Data entries:
==*==
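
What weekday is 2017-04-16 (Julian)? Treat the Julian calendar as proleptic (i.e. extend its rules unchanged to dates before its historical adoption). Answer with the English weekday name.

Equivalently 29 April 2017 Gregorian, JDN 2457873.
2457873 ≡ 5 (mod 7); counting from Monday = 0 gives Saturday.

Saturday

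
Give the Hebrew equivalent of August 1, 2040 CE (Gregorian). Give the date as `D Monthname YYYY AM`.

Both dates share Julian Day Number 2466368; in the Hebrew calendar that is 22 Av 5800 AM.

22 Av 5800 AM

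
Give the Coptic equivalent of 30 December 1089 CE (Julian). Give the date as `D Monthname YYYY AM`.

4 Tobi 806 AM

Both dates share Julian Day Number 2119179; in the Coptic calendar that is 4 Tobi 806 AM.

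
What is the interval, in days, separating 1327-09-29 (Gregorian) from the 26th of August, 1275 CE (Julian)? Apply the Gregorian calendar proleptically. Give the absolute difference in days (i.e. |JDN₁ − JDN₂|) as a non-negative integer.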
==*==
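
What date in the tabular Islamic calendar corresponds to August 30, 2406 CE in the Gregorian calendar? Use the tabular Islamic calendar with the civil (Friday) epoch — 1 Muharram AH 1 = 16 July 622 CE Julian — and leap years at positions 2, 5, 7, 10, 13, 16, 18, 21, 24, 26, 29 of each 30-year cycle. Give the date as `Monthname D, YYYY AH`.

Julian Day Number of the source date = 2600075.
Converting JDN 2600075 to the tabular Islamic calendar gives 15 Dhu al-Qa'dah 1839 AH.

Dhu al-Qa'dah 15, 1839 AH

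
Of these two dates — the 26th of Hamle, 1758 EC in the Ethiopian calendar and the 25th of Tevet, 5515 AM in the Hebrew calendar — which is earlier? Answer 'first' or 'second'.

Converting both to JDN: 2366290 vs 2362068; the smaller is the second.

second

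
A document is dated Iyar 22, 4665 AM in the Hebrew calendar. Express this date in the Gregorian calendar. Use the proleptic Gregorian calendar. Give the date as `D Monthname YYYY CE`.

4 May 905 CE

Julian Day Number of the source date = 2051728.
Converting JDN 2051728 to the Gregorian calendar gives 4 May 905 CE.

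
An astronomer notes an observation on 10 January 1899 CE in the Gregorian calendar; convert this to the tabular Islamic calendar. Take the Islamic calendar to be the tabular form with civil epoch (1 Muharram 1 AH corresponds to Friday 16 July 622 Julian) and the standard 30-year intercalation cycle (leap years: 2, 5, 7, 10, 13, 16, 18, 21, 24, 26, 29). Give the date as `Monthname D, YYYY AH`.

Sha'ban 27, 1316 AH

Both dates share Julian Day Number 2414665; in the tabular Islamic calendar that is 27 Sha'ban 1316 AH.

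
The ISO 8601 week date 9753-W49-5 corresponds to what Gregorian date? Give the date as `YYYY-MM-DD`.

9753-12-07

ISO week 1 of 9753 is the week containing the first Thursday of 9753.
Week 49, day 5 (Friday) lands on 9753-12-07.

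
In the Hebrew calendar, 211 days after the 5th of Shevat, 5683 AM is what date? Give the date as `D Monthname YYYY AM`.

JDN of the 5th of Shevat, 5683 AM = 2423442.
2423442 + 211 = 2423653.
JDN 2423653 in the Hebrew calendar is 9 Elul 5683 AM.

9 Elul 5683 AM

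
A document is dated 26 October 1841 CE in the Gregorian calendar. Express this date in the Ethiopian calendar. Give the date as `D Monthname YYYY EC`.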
==*==
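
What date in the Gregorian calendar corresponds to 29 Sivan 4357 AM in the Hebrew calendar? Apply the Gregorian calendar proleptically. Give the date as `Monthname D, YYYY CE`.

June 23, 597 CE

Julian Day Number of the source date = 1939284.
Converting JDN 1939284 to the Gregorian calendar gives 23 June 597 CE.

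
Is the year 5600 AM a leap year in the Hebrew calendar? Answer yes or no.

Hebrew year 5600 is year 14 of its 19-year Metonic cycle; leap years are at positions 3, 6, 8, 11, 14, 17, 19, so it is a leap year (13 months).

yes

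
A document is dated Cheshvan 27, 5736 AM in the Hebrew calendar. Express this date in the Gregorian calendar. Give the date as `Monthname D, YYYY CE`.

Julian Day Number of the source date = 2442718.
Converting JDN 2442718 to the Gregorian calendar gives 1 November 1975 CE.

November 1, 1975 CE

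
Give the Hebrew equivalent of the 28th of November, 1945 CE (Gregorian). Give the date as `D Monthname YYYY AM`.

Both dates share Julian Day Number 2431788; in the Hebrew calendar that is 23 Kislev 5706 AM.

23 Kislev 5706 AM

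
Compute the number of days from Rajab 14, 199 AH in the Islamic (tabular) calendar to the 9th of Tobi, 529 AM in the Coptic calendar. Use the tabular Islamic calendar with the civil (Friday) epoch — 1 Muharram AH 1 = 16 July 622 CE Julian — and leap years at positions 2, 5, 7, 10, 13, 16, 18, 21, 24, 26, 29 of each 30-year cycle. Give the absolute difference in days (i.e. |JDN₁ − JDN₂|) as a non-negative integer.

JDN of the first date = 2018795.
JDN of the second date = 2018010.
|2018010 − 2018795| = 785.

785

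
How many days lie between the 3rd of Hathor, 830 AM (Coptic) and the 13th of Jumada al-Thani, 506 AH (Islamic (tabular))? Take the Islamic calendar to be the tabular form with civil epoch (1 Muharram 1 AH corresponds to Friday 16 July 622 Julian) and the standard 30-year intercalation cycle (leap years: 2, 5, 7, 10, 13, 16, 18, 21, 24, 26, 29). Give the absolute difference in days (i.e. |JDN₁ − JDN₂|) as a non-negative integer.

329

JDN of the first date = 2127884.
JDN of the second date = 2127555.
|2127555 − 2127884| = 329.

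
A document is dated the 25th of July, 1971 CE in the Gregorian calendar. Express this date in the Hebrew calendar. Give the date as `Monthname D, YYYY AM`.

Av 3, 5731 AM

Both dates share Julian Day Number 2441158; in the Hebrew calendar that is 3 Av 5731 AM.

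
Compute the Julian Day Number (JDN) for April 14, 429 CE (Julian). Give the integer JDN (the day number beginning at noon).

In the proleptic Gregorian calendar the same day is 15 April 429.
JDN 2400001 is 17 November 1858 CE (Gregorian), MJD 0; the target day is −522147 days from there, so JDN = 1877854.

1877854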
==*==
Task goal:
What are the lines, exactly as written above, from the line with "What weekday is" to the line with "What is the", both included? Output only those.

Exercise output:
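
What weekday is 2017-04-16 (Julian)? Treat the Julian calendar as proleptic (i.e. extend its rules unchanged to dates before its historical adoption). Answer with the English weekday name.

Equivalently 29 April 2017 Gregorian, JDN 2457873.
2457873 ≡ 5 (mod 7); counting from Monday = 0 gives Saturday.

Saturday

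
Give the Hebrew equivalent of August 1, 2040 CE (Gregorian). Give the date as `D Monthname YYYY AM`.

Both dates share Julian Day Number 2466368; in the Hebrew calendar that is 22 Av 5800 AM.

22 Av 5800 AM

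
Give the Coptic equivalent of 30 December 1089 CE (Julian). Give the date as `D Monthname YYYY AM`.

4 Tobi 806 AM

Both dates share Julian Day Number 2119179; in the Coptic calendar that is 4 Tobi 806 AM.

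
What is the interval, in days, separating 1327-09-29 (Gregorian) from the 26th of August, 1275 CE (Julian)? Apply the Gregorian calendar proleptically. Give the absolute difference in days (i.e. |JDN₁ − JDN₂|) as a non-negative integer.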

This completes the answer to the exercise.